Instructions to follow: Every line of the data, first to last, must be written out unchanged.

Information given:

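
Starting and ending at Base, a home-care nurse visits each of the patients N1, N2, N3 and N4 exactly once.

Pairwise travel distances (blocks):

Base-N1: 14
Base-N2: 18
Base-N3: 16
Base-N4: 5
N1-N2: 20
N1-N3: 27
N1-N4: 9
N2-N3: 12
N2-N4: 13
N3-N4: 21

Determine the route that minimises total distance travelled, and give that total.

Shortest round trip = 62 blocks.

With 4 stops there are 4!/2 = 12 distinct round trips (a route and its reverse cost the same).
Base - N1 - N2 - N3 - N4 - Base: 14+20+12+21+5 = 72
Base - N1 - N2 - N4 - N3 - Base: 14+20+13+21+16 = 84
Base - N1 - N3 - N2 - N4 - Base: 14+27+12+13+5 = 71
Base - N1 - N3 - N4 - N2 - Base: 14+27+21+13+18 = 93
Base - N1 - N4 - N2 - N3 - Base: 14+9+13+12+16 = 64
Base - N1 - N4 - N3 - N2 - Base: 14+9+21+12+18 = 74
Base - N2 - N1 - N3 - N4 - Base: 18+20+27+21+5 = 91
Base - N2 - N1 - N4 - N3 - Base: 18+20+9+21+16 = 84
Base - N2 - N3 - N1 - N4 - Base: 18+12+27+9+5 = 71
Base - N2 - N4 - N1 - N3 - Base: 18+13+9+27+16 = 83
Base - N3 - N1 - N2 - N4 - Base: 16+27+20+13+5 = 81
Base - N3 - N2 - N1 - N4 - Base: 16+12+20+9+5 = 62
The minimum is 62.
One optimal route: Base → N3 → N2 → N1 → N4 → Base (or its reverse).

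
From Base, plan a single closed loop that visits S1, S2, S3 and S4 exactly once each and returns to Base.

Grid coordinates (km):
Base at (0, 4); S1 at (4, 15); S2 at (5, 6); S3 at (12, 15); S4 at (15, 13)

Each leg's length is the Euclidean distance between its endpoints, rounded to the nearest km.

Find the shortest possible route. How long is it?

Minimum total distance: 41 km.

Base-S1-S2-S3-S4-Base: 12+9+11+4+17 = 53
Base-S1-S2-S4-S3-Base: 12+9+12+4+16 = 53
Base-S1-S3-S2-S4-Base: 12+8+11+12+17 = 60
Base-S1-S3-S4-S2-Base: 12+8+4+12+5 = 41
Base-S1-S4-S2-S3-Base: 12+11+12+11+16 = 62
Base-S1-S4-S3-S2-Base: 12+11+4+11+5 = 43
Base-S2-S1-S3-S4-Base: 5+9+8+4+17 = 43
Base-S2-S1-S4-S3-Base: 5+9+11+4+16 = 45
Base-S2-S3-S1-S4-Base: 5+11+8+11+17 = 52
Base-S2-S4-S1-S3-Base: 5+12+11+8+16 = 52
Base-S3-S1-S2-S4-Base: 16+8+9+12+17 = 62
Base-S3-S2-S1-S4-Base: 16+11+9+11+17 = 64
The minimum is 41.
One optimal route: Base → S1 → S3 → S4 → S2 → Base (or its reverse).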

Exercise answer:
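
Starting and ending at Base, a home-care nurse visits each of the patients N1, N2, N3 and N4 exactly once.

Pairwise travel distances (blocks):

Base-N1: 14
Base-N2: 18
Base-N3: 16
Base-N4: 5
N1-N2: 20
N1-N3: 27
N1-N4: 9
N2-N3: 12
N2-N4: 13
N3-N4: 21

Determine the route that minimises total distance travelled, and give that total.

Shortest round trip = 62 blocks.

With 4 stops there are 4!/2 = 12 distinct round trips (a route and its reverse cost the same).
Base - N1 - N2 - N3 - N4 - Base: 14+20+12+21+5 = 72
Base - N1 - N2 - N4 - N3 - Base: 14+20+13+21+16 = 84
Base - N1 - N3 - N2 - N4 - Base: 14+27+12+13+5 = 71
Base - N1 - N3 - N4 - N2 - Base: 14+27+21+13+18 = 93
Base - N1 - N4 - N2 - N3 - Base: 14+9+13+12+16 = 64
Base - N1 - N4 - N3 - N2 - Base: 14+9+21+12+18 = 74
Base - N2 - N1 - N3 - N4 - Base: 18+20+27+21+5 = 91
Base - N2 - N1 - N4 - N3 - Base: 18+20+9+21+16 = 84
Base - N2 - N3 - N1 - N4 - Base: 18+12+27+9+5 = 71
Base - N2 - N4 - N1 - N3 - Base: 18+13+9+27+16 = 83
Base - N3 - N1 - N2 - N4 - Base: 16+27+20+13+5 = 81
Base - N3 - N2 - N1 - N4 - Base: 16+12+20+9+5 = 62
The minimum is 62.
One optimal route: Base → N3 → N2 → N1 → N4 → Base (or its reverse).

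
From Base, plan a single closed loop that visits S1, S2, S3 and S4 exactly once each and returns to Base.

Grid coordinates (km):
Base at (0, 4); S1 at (4, 15); S2 at (5, 6); S3 at (12, 15); S4 at (15, 13)

Each leg's length is the Euclidean distance between its endpoints, rounded to the nearest km.

Find the shortest possible route. How long is it?

Minimum total distance: 41 km.

Base-S1-S2-S3-S4-Base: 12+9+11+4+17 = 53
Base-S1-S2-S4-S3-Base: 12+9+12+4+16 = 53
Base-S1-S3-S2-S4-Base: 12+8+11+12+17 = 60
Base-S1-S3-S4-S2-Base: 12+8+4+12+5 = 41
Base-S1-S4-S2-S3-Base: 12+11+12+11+16 = 62
Base-S1-S4-S3-S2-Base: 12+11+4+11+5 = 43
Base-S2-S1-S3-S4-Base: 5+9+8+4+17 = 43
Base-S2-S1-S4-S3-Base: 5+9+11+4+16 = 45
Base-S2-S3-S1-S4-Base: 5+11+8+11+17 = 52
Base-S2-S4-S1-S3-Base: 5+12+11+8+16 = 52
Base-S3-S1-S2-S4-Base: 16+8+9+12+17 = 62
Base-S3-S2-S1-S4-Base: 16+11+9+11+17 = 64
The minimum is 41.
One optimal route: Base → S1 → S3 → S4 → S2 → Base (or its reverse).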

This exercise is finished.